• **Records for processing**:
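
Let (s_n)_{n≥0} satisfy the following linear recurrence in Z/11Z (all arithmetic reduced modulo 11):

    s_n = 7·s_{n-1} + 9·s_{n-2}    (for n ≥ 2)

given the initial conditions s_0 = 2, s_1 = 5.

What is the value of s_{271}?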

* * *

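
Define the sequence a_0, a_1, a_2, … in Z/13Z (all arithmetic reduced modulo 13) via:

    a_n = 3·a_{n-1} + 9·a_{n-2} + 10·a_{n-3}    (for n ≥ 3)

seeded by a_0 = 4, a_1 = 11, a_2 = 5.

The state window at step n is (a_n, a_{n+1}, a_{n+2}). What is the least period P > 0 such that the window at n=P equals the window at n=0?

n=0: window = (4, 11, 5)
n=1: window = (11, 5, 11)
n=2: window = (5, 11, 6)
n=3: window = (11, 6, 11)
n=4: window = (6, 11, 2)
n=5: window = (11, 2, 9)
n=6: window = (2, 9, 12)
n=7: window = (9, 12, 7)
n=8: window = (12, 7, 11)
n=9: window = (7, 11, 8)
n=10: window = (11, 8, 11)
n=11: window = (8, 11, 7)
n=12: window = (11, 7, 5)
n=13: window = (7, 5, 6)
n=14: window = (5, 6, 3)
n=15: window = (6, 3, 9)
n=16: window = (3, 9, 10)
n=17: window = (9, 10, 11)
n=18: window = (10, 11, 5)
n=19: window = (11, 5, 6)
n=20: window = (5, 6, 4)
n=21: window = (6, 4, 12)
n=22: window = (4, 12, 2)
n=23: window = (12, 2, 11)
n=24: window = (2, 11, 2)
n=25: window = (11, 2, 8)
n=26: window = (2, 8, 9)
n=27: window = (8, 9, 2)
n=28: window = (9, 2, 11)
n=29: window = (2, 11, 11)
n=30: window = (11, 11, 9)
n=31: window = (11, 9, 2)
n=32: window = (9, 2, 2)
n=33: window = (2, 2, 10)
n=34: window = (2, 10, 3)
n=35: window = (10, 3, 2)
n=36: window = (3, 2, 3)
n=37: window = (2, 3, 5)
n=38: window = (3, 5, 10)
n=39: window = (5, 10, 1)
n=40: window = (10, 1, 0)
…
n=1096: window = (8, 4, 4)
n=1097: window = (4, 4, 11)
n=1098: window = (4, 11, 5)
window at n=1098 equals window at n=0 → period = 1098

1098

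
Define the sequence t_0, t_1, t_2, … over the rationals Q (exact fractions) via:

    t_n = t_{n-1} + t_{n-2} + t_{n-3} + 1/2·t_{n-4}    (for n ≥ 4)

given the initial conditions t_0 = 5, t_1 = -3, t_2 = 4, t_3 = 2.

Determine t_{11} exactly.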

• **What to do**:
Print, without alteration, only the lines above between the one holding "satisfy the following" and the one holding "What is the value", inclusive.

• **Result for this exercise**:
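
Let (s_n)_{n≥0} satisfy the following linear recurrence in Z/11Z (all arithmetic reduced modulo 11):

    s_n = 7·s_{n-1} + 9·s_{n-2}    (for n ≥ 2)

given the initial conditions s_0 = 2, s_1 = 5.

What is the value of s_{271}?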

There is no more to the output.